◆ **Problem**
Starting at the first line of the data below, repeat each line word for word up to and including the line with "Closing prices on".
====== Data extract ======
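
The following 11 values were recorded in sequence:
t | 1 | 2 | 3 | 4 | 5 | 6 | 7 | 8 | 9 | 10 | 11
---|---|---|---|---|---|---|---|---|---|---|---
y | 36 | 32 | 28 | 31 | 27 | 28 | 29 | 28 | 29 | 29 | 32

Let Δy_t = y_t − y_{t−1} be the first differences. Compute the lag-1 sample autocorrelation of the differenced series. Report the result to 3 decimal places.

-0.210

First differences Δy: -4, -4, 3, -4, 1, 1, -1, 1, 0, 3
Mean of differences = -0.4000
Numerator Σ(Δy_t−Δȳ)(Δy_{t+1}−Δȳ) = -14.3600
Denominator Σ(Δy_t−Δȳ)² = 68.4000
r_1(Δy) = -14.3600 / 68.4000 = -0.210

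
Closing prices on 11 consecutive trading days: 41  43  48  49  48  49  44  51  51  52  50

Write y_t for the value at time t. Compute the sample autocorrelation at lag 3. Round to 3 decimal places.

-0.138

Mean ȳ = (41 + 43 + 48 + 49 + 48 + 49 + 44 + 51 + 51 + 52 + 50)/11 = 47.8182
Numerator Σ_{t=1}^{8}(y_t−ȳ)(y_{t+3}−ȳ) = -17.9174
Denominator Σ(y_t−ȳ)² = 129.6364
r_3 = -17.9174 / 129.6364 = -0.138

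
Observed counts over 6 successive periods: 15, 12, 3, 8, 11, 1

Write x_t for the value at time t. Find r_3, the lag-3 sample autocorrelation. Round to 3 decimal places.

0.317

Mean x̄ = (15 + 12 + 3 + 8 + 11 + 1)/6 = 8.3333
Deviations from mean: 6.6667, 3.6667, -5.3333, -0.3333, 2.6667, -7.3333
Σ(x_t−x̄)(x_{t+3}−x̄) = (-2.2222) + (9.7778) + (39.1111) = 46.6667
Denominator Σ(x_t−x̄)² = 147.3333
r_3 = 46.6667 / 147.3333 = 0.317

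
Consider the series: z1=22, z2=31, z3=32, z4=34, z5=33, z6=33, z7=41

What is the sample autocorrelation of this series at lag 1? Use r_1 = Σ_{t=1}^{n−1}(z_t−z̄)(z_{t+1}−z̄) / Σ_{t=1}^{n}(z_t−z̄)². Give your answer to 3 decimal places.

Mean z̄ = (22 + 31 + 32 + 34 + 33 + 33 + 41)/7 = 32.2857
Σ(z_t−z̄)(z_{t+1}−z̄) = (13.2245) + (0.3673) + (-0.4898) + (1.2245) + (0.5102) + (6.2245) = 21.0612
Denominator Σ(z_t−z̄)² = 187.4286
r_1 = 21.0612 / 187.4286 = 0.112

0.112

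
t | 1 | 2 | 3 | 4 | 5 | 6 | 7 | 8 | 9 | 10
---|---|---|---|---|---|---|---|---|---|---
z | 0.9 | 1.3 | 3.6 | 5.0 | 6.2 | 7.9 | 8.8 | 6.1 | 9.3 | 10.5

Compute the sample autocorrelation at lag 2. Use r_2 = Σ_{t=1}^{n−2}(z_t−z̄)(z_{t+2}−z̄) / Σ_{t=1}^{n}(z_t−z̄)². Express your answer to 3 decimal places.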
======
◆ **Result for this exercise**
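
The following 11 values were recorded in sequence:
t | 1 | 2 | 3 | 4 | 5 | 6 | 7 | 8 | 9 | 10 | 11
---|---|---|---|---|---|---|---|---|---|---|---
y | 36 | 32 | 28 | 31 | 27 | 28 | 29 | 28 | 29 | 29 | 32

Let Δy_t = y_t − y_{t−1} be the first differences. Compute the lag-1 sample autocorrelation of the differenced series. Report the result to 3 decimal places.

-0.210

First differences Δy: -4, -4, 3, -4, 1, 1, -1, 1, 0, 3
Mean of differences = -0.4000
Numerator Σ(Δy_t−Δȳ)(Δy_{t+1}−Δȳ) = -14.3600
Denominator Σ(Δy_t−Δȳ)² = 68.4000
r_1(Δy) = -14.3600 / 68.4000 = -0.210

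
Closing prices on 11 consecutive trading days: 41  43  48  49  48  49  44  51  51  52  50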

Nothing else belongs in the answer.